Stored records:
---
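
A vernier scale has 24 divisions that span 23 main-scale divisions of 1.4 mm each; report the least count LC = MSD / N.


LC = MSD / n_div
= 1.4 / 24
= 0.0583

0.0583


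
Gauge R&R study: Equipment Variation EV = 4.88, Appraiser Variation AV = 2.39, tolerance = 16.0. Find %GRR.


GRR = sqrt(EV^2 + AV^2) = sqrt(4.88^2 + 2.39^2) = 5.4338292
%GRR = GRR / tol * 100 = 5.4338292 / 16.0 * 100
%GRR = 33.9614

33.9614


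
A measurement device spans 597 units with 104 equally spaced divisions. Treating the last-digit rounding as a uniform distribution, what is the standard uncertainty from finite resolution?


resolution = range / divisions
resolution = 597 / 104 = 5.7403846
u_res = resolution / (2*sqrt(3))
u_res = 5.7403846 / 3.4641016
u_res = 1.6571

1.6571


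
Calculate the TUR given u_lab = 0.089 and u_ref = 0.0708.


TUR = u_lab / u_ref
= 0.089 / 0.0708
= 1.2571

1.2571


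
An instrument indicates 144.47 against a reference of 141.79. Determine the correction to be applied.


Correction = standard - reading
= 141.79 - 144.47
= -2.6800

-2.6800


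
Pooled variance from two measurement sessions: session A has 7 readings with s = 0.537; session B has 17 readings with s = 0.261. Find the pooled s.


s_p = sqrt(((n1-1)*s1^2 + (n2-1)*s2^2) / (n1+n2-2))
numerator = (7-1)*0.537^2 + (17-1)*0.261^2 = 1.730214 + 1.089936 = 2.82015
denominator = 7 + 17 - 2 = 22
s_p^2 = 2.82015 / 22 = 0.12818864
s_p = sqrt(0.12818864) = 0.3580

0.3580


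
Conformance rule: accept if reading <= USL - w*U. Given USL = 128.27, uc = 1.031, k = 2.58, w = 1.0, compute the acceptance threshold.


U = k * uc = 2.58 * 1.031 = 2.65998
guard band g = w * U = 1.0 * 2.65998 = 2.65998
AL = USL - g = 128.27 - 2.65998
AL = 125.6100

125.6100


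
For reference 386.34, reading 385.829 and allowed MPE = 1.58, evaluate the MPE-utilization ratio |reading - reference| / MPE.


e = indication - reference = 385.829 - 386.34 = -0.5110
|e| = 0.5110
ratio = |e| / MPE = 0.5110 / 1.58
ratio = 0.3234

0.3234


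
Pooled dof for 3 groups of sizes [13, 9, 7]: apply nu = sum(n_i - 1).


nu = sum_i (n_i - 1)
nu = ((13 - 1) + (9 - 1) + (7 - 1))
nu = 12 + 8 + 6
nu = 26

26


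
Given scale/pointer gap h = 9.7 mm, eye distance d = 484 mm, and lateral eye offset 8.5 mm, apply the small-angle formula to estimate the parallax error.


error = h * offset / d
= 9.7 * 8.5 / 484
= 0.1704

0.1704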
---
**Required work:**
Repeat the data verbatim, line after line, leaving nothing out.

**Answer area:**
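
A vernier scale has 24 divisions that span 23 main-scale divisions of 1.4 mm each; report the least count LC = MSD / N.


LC = MSD / n_div
= 1.4 / 24
= 0.0583

0.0583


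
Gauge R&R study: Equipment Variation EV = 4.88, Appraiser Variation AV = 2.39, tolerance = 16.0. Find %GRR.


GRR = sqrt(EV^2 + AV^2) = sqrt(4.88^2 + 2.39^2) = 5.4338292
%GRR = GRR / tol * 100 = 5.4338292 / 16.0 * 100
%GRR = 33.9614

33.9614


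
A measurement device spans 597 units with 104 equally spaced divisions. Treating the last-digit rounding as a uniform distribution, what is the standard uncertainty from finite resolution?


resolution = range / divisions
resolution = 597 / 104 = 5.7403846
u_res = resolution / (2*sqrt(3))
u_res = 5.7403846 / 3.4641016
u_res = 1.6571

1.6571


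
Calculate the TUR given u_lab = 0.089 and u_ref = 0.0708.


TUR = u_lab / u_ref
= 0.089 / 0.0708
= 1.2571

1.2571


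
An instrument indicates 144.47 against a reference of 141.79. Determine the correction to be applied.


Correction = standard - reading
= 141.79 - 144.47
= -2.6800

-2.6800


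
Pooled variance from two measurement sessions: session A has 7 readings with s = 0.537; session B has 17 readings with s = 0.261. Find the pooled s.


s_p = sqrt(((n1-1)*s1^2 + (n2-1)*s2^2) / (n1+n2-2))
numerator = (7-1)*0.537^2 + (17-1)*0.261^2 = 1.730214 + 1.089936 = 2.82015
denominator = 7 + 17 - 2 = 22
s_p^2 = 2.82015 / 22 = 0.12818864
s_p = sqrt(0.12818864) = 0.3580

0.3580


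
Conformance rule: accept if reading <= USL - w*U. Given USL = 128.27, uc = 1.031, k = 2.58, w = 1.0, compute the acceptance threshold.


U = k * uc = 2.58 * 1.031 = 2.65998
guard band g = w * U = 1.0 * 2.65998 = 2.65998
AL = USL - g = 128.27 - 2.65998
AL = 125.6100

125.6100


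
For reference 386.34, reading 385.829 and allowed MPE = 1.58, evaluate the MPE-utilization ratio |reading - reference| / MPE.


e = indication - reference = 385.829 - 386.34 = -0.5110
|e| = 0.5110
ratio = |e| / MPE = 0.5110 / 1.58
ratio = 0.3234

0.3234


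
Pooled dof for 3 groups of sizes [13, 9, 7]: apply nu = sum(n_i - 1).


nu = sum_i (n_i - 1)
nu = ((13 - 1) + (9 - 1) + (7 - 1))
nu = 12 + 8 + 6
nu = 26

26


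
Given scale/pointer gap h = 9.7 mm, eye distance d = 484 mm, and lateral eye offset 8.5 mm, apply the small-angle formula to estimate the parallax error.


error = h * offset / d
= 9.7 * 8.5 / 484
= 0.1704

0.1704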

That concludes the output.